> **Problem details**: Check every line below, and copy those that include "written".

--------------------------------

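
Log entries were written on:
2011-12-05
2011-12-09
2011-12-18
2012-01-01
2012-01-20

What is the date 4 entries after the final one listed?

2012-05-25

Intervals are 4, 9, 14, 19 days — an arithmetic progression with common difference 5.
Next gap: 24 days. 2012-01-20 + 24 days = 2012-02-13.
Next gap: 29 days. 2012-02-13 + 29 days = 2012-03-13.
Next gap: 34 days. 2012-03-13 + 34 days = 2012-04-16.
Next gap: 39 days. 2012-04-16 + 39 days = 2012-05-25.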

--------------------------------

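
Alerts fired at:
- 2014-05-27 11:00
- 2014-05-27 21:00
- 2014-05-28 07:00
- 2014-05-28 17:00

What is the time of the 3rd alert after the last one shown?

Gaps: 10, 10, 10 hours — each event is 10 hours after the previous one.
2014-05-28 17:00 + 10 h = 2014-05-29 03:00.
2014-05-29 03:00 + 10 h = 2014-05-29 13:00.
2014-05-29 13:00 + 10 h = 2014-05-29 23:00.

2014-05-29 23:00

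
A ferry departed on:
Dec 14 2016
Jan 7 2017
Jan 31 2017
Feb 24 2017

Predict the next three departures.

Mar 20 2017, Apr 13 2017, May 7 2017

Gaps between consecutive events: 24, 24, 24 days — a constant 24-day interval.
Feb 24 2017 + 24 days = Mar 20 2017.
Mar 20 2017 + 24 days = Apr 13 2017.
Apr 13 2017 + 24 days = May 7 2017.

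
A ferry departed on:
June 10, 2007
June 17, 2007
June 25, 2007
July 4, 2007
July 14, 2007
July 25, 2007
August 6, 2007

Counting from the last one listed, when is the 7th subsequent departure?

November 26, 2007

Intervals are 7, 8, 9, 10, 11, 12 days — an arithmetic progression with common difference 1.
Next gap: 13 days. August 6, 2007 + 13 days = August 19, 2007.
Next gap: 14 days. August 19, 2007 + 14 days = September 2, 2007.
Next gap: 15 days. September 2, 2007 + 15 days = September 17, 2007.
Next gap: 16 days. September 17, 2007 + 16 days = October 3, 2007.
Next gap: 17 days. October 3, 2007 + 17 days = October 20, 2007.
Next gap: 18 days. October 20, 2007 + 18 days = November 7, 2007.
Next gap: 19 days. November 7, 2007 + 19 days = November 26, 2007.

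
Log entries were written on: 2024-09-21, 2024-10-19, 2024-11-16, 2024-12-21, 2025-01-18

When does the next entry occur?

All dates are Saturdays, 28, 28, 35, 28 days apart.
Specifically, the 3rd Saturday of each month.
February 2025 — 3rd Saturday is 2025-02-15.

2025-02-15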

--------------------------------

> **Problem solution**:
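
Log entries were written on:
Log entries were written on: 2024-09-21, 2024-10-19, 2024-11-16, 2024-12-21, 2025-01-18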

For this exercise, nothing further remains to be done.